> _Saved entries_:
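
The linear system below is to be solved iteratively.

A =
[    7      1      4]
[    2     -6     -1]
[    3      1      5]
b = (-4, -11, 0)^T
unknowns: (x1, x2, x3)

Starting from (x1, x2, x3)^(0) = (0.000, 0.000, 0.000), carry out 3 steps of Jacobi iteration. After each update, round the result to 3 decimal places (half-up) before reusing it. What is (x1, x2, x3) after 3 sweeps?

(-0.792, 1.560, 0.171)

Iteration 1:
  x1 = (-4 - (1)·0.000 - (4)·0.000) / (7) = -0.571
  x2 = (-11 - (2)·0.000 - (-1)·0.000) / (-6) = 1.833
  x3 = (0 - (3)·0.000 - (1)·0.000) / (5) = 0.000
Iteration 2:
  x1 = (-4 - (1)·1.833 - (4)·0.000) / (7) = -0.833
  x2 = (-11 - (2)·-0.571 - (-1)·0.000) / (-6) = 1.643
  x3 = (0 - (3)·-0.571 - (1)·1.833) / (5) = -0.024
Iteration 3:
  x1 = (-4 - (1)·1.643 - (4)·-0.024) / (7) = -0.792
  x2 = (-11 - (2)·-0.833 - (-1)·-0.024) / (-6) = 1.560
  x3 = (0 - (3)·-0.833 - (1)·1.643) / (5) = 0.171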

> _YOUR ASSIGNMENT_: For this exercise, repeat the data above exactly.

> _EXERCISE RESPONSE_:
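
The linear system below is to be solved iteratively.

A =
[    7      1      4]
[    2     -6     -1]
[    3      1      5]
b = (-4, -11, 0)^T
unknowns: (x1, x2, x3)

Starting from (x1, x2, x3)^(0) = (0.000, 0.000, 0.000), carry out 3 steps of Jacobi iteration. After each update, round the result to 3 decimal places (half-up) before reusing it. What is (x1, x2, x3) after 3 sweeps?

(-0.792, 1.560, 0.171)

Iteration 1:
  x1 = (-4 - (1)·0.000 - (4)·0.000) / (7) = -0.571
  x2 = (-11 - (2)·0.000 - (-1)·0.000) / (-6) = 1.833
  x3 = (0 - (3)·0.000 - (1)·0.000) / (5) = 0.000
Iteration 2:
  x1 = (-4 - (1)·1.833 - (4)·0.000) / (7) = -0.833
  x2 = (-11 - (2)·-0.571 - (-1)·0.000) / (-6) = 1.643
  x3 = (0 - (3)·-0.571 - (1)·1.833) / (5) = -0.024
Iteration 3:
  x1 = (-4 - (1)·1.643 - (4)·-0.024) / (7) = -0.792
  x2 = (-11 - (2)·-0.833 - (-1)·-0.024) / (-6) = 1.560
  x3 = (0 - (3)·-0.833 - (1)·1.643) / (5) = 0.171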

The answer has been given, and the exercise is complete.